◆ Instructions to follow ◆
Transcribe the records exactly from the line with "What is x if 35x ≡ 88 (mod 99)?" to the end, both included.

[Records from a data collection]
· · ·

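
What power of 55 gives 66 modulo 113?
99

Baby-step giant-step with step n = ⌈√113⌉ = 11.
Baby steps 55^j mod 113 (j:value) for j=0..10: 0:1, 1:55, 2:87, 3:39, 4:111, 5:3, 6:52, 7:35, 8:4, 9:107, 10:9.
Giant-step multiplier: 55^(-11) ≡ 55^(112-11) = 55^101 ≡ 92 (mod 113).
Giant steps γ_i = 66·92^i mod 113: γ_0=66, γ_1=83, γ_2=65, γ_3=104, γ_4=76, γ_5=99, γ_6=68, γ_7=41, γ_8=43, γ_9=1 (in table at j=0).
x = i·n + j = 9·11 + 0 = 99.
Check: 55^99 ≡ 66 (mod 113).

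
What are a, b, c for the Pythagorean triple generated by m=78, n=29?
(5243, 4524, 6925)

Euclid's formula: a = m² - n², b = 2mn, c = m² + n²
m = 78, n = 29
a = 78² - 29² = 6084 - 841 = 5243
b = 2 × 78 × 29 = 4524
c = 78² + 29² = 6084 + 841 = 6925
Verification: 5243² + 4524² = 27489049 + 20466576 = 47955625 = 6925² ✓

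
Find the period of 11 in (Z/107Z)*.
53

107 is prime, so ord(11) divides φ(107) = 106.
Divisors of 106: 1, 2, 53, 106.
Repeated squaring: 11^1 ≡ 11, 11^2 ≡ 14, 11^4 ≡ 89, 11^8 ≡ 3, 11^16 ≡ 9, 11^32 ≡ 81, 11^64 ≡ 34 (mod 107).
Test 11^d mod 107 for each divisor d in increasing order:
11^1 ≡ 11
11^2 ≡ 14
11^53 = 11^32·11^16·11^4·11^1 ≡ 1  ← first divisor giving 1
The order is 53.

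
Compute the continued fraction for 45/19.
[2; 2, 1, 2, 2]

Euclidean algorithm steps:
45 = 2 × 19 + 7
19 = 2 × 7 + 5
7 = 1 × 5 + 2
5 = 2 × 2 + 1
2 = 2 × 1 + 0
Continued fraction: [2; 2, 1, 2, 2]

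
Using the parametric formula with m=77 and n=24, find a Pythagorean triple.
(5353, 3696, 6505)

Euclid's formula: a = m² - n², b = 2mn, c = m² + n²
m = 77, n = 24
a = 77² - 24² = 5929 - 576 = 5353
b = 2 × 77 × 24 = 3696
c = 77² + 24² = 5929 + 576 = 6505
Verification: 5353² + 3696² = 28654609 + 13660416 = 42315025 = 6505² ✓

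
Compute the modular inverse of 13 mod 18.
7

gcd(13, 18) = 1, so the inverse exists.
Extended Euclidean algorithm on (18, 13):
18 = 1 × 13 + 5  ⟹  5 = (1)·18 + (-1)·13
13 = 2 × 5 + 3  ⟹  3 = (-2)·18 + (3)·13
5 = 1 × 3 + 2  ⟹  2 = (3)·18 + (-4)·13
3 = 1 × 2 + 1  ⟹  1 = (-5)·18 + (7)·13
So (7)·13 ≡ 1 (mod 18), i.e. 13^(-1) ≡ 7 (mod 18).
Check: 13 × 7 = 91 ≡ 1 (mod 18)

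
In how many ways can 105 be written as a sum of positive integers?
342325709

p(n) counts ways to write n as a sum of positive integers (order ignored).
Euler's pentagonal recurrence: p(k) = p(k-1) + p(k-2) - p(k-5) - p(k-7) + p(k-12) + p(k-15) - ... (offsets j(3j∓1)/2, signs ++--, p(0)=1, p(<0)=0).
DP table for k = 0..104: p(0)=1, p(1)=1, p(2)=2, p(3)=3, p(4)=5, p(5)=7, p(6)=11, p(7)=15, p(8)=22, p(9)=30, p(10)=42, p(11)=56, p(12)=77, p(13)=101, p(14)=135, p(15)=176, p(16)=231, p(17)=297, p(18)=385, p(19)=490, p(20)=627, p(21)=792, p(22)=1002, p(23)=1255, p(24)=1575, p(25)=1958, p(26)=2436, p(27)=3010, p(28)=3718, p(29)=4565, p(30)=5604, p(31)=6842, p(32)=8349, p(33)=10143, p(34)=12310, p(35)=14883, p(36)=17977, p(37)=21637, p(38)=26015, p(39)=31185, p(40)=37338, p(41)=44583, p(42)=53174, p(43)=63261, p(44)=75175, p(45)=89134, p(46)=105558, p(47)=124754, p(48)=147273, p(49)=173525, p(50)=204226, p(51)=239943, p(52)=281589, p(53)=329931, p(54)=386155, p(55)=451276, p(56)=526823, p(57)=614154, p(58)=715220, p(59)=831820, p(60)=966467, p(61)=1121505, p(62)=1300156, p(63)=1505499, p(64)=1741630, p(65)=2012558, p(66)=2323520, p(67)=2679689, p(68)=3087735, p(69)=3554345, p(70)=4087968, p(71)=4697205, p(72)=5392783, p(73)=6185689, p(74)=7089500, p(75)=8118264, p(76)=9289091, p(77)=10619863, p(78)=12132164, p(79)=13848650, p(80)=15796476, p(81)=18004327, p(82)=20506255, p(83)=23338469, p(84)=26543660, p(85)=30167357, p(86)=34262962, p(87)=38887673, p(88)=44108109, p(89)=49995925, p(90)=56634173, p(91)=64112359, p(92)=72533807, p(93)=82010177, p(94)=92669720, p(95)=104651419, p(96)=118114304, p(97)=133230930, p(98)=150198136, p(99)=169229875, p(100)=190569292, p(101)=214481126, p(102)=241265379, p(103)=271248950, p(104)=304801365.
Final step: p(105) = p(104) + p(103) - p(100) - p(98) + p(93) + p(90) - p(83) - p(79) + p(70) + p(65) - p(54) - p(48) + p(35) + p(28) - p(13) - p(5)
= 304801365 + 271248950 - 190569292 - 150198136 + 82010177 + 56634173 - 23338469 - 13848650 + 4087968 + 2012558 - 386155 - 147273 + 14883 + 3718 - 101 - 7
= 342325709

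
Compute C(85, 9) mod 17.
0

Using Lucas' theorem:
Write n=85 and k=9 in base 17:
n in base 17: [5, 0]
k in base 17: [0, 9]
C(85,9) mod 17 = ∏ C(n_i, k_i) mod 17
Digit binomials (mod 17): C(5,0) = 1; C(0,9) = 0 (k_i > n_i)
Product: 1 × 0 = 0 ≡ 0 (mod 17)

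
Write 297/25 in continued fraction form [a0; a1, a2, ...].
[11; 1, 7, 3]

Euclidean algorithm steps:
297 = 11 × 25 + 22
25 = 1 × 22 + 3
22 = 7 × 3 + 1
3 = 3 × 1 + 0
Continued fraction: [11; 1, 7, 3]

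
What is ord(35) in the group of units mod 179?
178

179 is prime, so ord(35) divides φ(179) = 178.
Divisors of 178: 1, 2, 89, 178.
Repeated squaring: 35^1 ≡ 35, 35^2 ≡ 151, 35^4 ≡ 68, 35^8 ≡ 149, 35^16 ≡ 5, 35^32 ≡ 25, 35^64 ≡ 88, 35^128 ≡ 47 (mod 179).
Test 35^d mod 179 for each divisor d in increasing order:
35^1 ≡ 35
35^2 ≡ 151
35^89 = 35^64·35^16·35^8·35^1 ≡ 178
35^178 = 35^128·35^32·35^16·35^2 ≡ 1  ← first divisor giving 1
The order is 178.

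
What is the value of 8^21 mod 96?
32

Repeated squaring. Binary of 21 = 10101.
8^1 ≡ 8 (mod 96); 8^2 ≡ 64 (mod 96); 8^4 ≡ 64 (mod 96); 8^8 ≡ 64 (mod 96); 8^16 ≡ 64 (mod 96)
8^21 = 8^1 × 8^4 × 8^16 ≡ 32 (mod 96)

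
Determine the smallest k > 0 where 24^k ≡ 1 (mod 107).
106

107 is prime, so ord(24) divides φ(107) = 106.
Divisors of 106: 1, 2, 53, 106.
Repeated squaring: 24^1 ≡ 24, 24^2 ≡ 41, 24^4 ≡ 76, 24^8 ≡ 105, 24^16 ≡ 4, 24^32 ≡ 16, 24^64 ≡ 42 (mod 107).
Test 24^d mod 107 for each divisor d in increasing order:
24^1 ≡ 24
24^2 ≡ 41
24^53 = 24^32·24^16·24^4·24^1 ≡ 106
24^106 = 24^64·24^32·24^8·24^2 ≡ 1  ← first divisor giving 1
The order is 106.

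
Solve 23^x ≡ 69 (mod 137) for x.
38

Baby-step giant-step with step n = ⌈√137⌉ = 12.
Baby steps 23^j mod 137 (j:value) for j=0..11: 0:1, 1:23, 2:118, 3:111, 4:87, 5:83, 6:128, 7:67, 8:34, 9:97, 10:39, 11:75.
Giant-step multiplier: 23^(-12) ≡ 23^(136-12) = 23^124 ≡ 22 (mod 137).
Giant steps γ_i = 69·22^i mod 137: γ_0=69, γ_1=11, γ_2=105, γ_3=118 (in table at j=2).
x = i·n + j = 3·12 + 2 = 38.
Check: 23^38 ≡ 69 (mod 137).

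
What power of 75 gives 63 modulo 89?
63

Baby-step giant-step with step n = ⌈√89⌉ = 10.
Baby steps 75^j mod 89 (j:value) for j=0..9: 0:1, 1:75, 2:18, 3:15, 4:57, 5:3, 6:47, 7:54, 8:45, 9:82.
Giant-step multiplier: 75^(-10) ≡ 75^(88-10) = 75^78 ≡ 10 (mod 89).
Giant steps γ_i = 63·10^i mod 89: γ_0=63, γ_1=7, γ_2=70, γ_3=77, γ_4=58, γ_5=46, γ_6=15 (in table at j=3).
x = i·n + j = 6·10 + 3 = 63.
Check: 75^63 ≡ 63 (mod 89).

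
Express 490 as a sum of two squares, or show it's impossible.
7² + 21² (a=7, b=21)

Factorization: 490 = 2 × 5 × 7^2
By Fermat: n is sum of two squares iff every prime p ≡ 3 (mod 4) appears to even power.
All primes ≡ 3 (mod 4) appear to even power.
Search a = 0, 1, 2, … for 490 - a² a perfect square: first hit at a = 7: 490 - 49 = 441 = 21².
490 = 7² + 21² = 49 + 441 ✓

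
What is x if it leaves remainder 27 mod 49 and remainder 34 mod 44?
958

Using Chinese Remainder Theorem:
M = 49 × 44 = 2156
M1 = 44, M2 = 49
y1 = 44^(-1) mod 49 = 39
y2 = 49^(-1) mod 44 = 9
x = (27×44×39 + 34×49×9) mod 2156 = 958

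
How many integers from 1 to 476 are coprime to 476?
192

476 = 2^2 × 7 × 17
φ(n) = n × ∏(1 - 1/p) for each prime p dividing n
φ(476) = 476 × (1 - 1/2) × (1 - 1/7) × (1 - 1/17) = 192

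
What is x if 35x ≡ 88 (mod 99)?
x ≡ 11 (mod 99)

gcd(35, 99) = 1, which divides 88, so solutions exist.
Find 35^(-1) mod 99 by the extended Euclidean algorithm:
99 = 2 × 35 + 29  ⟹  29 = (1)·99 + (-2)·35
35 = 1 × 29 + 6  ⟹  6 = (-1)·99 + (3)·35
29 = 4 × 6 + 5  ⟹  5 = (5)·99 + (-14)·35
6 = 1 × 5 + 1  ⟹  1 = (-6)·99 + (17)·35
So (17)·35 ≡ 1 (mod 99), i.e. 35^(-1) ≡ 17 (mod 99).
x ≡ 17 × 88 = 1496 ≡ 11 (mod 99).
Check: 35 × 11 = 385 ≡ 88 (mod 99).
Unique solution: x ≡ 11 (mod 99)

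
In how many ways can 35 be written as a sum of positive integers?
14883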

· · ·

◆ Answer to this exercise ◆
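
What is x if 35x ≡ 88 (mod 99)?
x ≡ 11 (mod 99)

gcd(35, 99) = 1, which divides 88, so solutions exist.
Find 35^(-1) mod 99 by the extended Euclidean algorithm:
99 = 2 × 35 + 29  ⟹  29 = (1)·99 + (-2)·35
35 = 1 × 29 + 6  ⟹  6 = (-1)·99 + (3)·35
29 = 4 × 6 + 5  ⟹  5 = (5)·99 + (-14)·35
6 = 1 × 5 + 1  ⟹  1 = (-6)·99 + (17)·35
So (17)·35 ≡ 1 (mod 99), i.e. 35^(-1) ≡ 17 (mod 99).
x ≡ 17 × 88 = 1496 ≡ 11 (mod 99).
Check: 35 × 11 = 385 ≡ 88 (mod 99).
Unique solution: x ≡ 11 (mod 99)

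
In how many ways can 35 be written as a sum of positive integers?
14883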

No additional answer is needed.